Search the material below for the word "specified". Copy every line that has it.
++++ Data for analysis
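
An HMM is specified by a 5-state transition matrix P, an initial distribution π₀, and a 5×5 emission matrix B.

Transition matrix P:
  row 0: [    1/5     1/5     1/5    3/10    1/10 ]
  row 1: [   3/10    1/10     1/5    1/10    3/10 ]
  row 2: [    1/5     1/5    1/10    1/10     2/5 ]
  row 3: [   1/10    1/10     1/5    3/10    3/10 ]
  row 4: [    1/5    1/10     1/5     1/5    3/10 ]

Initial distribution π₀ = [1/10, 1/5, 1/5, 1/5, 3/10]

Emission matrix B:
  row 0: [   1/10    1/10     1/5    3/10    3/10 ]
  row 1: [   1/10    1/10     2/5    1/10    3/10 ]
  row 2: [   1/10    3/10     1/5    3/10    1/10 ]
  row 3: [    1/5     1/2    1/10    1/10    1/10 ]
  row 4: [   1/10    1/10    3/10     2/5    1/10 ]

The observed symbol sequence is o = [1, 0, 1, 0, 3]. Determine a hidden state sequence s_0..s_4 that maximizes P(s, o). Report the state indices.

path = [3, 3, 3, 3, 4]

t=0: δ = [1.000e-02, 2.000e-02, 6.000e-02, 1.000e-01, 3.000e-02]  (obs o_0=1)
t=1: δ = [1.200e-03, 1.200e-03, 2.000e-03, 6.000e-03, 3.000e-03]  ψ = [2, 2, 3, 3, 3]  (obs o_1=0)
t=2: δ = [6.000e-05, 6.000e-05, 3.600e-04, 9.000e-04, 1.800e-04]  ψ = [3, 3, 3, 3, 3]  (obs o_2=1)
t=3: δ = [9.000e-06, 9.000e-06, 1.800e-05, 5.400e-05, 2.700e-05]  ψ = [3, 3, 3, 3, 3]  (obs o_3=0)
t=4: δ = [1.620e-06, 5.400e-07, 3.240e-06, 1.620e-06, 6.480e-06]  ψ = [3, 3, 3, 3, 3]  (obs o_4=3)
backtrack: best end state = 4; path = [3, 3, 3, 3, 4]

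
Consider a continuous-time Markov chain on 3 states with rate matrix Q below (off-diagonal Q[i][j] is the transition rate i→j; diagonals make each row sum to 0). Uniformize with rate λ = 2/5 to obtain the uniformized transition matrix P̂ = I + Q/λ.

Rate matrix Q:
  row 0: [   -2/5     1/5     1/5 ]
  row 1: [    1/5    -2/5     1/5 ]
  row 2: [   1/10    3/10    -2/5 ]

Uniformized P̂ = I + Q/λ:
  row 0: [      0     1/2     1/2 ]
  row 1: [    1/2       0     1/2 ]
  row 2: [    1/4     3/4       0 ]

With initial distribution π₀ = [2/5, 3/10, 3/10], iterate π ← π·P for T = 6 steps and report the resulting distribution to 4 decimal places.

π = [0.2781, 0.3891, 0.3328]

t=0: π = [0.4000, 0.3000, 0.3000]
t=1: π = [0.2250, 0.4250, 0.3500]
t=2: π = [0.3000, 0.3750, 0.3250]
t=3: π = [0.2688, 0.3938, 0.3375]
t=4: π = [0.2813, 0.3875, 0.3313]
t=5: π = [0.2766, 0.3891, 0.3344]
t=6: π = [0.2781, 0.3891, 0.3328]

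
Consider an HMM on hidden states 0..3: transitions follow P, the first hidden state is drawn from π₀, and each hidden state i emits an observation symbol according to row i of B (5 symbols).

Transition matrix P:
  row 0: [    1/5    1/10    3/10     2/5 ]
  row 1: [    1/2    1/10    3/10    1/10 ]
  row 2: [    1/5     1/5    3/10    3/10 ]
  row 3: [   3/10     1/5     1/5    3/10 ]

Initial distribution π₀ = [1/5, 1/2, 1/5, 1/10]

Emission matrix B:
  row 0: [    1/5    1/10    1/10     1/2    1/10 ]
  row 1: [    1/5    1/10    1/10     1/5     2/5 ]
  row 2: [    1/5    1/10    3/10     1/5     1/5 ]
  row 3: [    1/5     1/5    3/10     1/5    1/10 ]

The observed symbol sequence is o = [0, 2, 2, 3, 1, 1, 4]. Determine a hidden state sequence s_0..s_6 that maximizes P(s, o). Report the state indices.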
++++++++
++++ Data for analysis
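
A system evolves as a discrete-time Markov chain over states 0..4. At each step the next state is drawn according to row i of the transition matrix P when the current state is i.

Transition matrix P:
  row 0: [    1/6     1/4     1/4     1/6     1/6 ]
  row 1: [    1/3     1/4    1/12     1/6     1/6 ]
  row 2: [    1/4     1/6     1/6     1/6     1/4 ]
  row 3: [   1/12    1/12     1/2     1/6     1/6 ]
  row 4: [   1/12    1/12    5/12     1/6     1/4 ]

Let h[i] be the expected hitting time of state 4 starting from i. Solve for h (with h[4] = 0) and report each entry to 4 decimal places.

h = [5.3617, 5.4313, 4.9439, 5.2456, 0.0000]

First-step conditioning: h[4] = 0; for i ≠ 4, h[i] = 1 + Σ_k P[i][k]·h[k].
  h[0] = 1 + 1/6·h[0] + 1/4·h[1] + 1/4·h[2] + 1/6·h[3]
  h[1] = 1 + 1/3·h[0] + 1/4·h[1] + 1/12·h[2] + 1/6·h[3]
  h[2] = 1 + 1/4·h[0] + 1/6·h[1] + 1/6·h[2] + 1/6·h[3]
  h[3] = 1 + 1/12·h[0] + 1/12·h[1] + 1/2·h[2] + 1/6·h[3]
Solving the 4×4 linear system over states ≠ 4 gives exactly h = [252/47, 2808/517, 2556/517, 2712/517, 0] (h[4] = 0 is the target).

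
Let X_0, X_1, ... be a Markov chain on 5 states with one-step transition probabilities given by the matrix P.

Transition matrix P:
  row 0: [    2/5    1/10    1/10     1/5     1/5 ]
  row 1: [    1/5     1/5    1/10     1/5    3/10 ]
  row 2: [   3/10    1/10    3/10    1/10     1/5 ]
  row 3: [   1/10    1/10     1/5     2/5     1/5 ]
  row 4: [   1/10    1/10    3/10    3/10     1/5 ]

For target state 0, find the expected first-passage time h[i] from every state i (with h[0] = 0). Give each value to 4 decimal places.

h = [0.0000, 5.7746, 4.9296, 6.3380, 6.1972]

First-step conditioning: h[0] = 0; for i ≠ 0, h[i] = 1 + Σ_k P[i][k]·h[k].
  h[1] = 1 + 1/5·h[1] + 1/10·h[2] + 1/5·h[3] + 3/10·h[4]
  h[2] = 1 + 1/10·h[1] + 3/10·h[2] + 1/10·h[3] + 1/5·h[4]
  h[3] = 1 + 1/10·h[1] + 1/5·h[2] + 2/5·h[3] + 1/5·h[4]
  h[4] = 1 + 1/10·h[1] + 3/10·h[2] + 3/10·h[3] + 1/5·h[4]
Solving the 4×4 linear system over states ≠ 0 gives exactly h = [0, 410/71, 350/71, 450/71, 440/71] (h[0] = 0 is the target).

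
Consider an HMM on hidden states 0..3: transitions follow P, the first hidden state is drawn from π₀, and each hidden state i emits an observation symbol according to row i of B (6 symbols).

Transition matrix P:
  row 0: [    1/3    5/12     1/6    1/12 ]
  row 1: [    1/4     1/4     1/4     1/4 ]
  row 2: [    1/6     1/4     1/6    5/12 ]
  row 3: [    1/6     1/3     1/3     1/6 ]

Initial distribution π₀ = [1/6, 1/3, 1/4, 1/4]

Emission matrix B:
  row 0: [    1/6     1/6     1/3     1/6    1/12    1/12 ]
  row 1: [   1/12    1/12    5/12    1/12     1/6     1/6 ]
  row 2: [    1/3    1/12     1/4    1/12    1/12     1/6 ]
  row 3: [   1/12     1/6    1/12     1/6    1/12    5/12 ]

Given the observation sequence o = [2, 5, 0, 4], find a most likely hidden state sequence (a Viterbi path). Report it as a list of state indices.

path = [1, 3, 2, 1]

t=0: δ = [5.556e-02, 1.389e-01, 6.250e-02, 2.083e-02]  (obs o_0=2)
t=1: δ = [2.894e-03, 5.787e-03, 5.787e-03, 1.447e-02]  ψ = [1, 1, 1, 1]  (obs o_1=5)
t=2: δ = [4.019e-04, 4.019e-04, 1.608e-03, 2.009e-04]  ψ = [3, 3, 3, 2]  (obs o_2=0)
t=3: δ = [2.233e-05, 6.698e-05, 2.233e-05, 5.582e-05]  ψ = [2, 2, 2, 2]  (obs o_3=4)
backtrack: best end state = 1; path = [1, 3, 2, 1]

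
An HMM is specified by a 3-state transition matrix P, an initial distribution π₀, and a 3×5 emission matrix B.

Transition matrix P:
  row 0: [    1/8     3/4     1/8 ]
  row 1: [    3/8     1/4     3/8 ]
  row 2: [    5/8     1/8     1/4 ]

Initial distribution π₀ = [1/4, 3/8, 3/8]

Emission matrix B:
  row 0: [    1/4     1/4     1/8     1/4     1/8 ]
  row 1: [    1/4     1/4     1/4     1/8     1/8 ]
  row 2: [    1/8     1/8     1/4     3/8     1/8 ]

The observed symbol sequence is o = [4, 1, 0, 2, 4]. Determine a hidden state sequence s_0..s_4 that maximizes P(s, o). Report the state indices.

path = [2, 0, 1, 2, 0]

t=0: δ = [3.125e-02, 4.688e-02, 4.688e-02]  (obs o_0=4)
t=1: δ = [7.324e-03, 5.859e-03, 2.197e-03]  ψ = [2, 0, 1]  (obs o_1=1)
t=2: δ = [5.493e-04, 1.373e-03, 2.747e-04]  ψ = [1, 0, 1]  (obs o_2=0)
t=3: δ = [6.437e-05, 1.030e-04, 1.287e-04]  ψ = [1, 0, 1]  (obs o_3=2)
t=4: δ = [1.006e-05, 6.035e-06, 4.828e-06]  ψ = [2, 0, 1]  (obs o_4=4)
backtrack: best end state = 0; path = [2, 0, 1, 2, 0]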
++++++++
- [Solution]
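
An HMM is specified by a 5-state transition matrix P, an initial distribution π₀, and a 5×5 emission matrix B.
An HMM is specified by a 3-state transition matrix P, an initial distribution π₀, and a 3×5 emission matrix B.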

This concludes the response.